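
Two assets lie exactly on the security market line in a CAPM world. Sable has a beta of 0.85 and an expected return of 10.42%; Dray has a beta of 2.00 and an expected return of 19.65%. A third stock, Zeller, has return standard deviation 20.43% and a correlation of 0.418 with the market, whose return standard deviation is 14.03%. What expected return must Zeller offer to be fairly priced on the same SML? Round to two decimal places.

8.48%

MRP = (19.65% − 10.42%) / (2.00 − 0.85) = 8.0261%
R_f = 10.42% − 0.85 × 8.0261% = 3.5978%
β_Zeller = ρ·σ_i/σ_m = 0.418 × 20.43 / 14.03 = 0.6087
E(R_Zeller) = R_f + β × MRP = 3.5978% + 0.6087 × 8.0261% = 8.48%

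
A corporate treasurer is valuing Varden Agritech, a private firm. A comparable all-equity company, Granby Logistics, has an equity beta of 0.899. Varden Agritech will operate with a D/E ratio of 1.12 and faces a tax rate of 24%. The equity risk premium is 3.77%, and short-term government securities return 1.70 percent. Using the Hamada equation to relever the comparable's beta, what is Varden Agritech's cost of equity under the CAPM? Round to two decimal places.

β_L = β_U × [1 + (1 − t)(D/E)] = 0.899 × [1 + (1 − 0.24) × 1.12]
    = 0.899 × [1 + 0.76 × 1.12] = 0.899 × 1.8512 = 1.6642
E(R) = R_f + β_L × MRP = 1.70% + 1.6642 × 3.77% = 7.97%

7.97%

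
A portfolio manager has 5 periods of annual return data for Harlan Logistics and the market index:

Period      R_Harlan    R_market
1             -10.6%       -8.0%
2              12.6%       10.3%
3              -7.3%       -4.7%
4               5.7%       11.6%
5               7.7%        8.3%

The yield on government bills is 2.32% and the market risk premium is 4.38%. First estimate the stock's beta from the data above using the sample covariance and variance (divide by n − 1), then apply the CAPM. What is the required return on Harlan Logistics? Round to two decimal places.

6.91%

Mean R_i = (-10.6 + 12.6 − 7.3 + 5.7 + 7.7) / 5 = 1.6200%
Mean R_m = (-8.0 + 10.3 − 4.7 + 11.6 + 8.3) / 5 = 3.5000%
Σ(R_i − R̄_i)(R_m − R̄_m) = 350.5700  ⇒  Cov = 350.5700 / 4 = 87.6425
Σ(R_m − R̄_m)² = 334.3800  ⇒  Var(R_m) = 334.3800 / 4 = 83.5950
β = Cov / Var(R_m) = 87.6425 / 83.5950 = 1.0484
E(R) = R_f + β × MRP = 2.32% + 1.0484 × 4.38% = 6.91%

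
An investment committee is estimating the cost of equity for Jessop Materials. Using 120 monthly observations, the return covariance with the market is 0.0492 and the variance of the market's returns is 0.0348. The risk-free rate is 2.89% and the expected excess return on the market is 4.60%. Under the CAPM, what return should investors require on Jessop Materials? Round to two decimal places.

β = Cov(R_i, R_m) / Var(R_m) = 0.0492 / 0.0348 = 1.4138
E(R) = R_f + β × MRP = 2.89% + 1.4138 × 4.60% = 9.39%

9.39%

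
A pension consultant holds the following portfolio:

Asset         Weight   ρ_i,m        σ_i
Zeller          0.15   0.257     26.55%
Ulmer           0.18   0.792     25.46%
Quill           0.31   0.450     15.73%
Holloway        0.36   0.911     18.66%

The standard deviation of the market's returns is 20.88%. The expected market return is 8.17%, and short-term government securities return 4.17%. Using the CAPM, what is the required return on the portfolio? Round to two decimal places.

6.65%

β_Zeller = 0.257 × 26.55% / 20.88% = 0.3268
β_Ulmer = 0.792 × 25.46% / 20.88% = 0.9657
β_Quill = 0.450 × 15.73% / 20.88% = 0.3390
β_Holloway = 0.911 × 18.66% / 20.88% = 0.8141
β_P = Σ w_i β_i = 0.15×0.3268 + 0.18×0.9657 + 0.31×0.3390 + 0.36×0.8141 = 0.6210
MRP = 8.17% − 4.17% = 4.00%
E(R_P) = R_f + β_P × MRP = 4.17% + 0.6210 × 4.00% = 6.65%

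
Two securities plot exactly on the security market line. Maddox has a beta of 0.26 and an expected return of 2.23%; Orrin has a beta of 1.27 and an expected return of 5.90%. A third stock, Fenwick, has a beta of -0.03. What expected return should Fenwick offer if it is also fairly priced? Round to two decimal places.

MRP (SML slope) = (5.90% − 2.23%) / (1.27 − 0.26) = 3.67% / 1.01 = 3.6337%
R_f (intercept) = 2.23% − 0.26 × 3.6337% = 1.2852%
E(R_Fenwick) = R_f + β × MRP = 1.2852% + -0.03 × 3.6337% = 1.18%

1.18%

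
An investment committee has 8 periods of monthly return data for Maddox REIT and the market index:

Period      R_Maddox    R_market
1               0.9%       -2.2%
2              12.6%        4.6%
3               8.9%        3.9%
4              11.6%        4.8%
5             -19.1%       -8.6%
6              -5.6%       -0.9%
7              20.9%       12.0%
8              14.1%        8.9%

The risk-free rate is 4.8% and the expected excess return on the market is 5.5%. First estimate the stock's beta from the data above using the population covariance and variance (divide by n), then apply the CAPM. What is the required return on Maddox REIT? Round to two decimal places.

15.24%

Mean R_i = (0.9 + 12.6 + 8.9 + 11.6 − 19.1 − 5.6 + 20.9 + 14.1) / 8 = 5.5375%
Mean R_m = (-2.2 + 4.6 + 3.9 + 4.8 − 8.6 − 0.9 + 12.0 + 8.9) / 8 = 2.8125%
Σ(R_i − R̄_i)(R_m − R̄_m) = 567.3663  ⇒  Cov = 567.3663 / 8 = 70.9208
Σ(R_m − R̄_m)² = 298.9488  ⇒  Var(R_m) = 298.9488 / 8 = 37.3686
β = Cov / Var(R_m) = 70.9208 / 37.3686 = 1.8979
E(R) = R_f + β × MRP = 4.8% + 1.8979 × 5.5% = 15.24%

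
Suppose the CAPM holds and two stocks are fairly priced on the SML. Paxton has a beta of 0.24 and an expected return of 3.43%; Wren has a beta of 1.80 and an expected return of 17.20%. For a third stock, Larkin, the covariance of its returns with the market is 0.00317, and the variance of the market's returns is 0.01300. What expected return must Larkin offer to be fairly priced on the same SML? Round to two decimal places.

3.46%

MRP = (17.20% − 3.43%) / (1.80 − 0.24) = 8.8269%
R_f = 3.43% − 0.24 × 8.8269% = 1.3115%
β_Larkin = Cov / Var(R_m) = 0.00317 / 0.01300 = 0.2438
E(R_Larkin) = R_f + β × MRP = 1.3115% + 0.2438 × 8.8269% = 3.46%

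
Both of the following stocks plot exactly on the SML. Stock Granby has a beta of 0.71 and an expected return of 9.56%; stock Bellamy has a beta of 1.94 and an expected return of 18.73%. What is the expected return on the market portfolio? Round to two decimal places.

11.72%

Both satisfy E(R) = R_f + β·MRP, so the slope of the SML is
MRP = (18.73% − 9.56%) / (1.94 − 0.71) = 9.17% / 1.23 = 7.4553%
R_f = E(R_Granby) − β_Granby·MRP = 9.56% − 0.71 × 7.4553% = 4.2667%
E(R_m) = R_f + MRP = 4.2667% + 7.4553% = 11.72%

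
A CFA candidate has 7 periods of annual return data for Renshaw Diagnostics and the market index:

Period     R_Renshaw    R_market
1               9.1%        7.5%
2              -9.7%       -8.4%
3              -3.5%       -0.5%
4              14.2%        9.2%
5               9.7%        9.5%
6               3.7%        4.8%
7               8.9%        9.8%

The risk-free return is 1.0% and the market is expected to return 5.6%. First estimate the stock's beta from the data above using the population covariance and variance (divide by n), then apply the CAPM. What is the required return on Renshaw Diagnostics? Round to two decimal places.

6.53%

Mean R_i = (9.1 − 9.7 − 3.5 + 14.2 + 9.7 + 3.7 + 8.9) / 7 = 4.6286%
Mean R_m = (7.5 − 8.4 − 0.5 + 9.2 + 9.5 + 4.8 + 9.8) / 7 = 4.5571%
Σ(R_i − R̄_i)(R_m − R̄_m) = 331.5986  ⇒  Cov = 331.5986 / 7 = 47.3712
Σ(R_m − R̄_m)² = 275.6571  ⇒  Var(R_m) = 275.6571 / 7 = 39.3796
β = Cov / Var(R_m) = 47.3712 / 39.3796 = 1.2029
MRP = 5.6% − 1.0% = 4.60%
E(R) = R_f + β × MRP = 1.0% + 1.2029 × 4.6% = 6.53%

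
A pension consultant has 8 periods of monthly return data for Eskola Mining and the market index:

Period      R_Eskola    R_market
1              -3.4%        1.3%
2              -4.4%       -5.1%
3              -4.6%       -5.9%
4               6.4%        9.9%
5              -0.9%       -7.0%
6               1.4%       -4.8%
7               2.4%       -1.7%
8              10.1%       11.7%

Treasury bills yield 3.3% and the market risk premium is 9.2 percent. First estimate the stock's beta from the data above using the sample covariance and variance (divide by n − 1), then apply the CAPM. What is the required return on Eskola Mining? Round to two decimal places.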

※ ※ ※

Prompt:
Tally up the lines of the listing containing the word "pension". Give only the total.

Result of the exercise:
2